___ Available records ___

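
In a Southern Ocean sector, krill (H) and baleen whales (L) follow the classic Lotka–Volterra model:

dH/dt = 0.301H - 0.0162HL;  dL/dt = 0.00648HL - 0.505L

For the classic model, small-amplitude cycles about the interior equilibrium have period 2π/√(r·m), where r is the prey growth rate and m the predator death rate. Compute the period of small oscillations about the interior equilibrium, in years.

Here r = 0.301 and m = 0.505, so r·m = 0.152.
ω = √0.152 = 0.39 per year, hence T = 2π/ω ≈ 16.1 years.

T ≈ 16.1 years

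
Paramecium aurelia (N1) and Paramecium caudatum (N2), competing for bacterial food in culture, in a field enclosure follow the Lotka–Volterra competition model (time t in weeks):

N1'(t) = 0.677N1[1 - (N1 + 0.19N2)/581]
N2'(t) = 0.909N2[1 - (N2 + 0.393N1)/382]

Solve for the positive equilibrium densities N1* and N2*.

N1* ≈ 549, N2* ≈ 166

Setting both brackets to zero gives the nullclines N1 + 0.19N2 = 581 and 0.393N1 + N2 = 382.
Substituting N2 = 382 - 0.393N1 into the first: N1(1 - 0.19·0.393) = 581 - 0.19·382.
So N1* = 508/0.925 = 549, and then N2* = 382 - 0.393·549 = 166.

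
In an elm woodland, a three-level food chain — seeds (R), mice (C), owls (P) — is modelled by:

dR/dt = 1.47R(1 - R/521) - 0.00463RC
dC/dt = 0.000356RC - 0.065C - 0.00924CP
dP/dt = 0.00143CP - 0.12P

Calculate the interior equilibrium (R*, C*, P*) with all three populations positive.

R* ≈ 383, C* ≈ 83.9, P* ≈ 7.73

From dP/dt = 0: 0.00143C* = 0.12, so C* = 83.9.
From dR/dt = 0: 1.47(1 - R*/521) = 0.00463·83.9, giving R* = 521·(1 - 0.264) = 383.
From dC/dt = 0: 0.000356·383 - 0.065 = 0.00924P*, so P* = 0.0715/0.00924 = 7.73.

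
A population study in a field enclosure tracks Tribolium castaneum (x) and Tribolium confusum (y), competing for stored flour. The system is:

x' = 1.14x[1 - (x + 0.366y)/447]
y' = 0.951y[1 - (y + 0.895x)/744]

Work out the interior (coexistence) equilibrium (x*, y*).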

___

### Task objective
Retyping the whole listing exactly is the task here.

### Output for this task
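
In a Southern Ocean sector, krill (H) and baleen whales (L) follow the classic Lotka–Volterra model:

dH/dt = 0.301H - 0.0162HL;  dL/dt = 0.00648HL - 0.505L

For the classic model, small-amplitude cycles about the interior equilibrium have period 2π/√(r·m), where r is the prey growth rate and m the predator death rate. Compute the period of small oscillations about the interior equilibrium, in years.

Here r = 0.301 and m = 0.505, so r·m = 0.152.
ω = √0.152 = 0.39 per year, hence T = 2π/ω ≈ 16.1 years.

T ≈ 16.1 years

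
Paramecium aurelia (N1) and Paramecium caudatum (N2), competing for bacterial food in culture, in a field enclosure follow the Lotka–Volterra competition model (time t in weeks):

N1'(t) = 0.677N1[1 - (N1 + 0.19N2)/581]
N2'(t) = 0.909N2[1 - (N2 + 0.393N1)/382]

Solve for the positive equilibrium densities N1* and N2*.

N1* ≈ 549, N2* ≈ 166

Setting both brackets to zero gives the nullclines N1 + 0.19N2 = 581 and 0.393N1 + N2 = 382.
Substituting N2 = 382 - 0.393N1 into the first: N1(1 - 0.19·0.393) = 581 - 0.19·382.
So N1* = 508/0.925 = 549, and then N2* = 382 - 0.393·549 = 166.

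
In an elm woodland, a three-level food chain — seeds (R), mice (C), owls (P) — is modelled by:

dR/dt = 1.47R(1 - R/521) - 0.00463RC
dC/dt = 0.000356RC - 0.065C - 0.00924CP
dP/dt = 0.00143CP - 0.12P

Calculate the interior equilibrium (R*, C*, P*) with all three populations positive.

R* ≈ 383, C* ≈ 83.9, P* ≈ 7.73

From dP/dt = 0: 0.00143C* = 0.12, so C* = 83.9.
From dR/dt = 0: 1.47(1 - R*/521) = 0.00463·83.9, giving R* = 521·(1 - 0.264) = 383.
From dC/dt = 0: 0.000356·383 - 0.065 = 0.00924P*, so P* = 0.0715/0.00924 = 7.73.

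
A population study in a field enclosure tracks Tribolium castaneum (x) and Tribolium confusum (y), competing for stored flour. The system is:

x' = 1.14x[1 - (x + 0.366y)/447]
y' = 0.951y[1 - (y + 0.895x)/744]

Work out the interior (coexistence) equilibrium (x*, y*).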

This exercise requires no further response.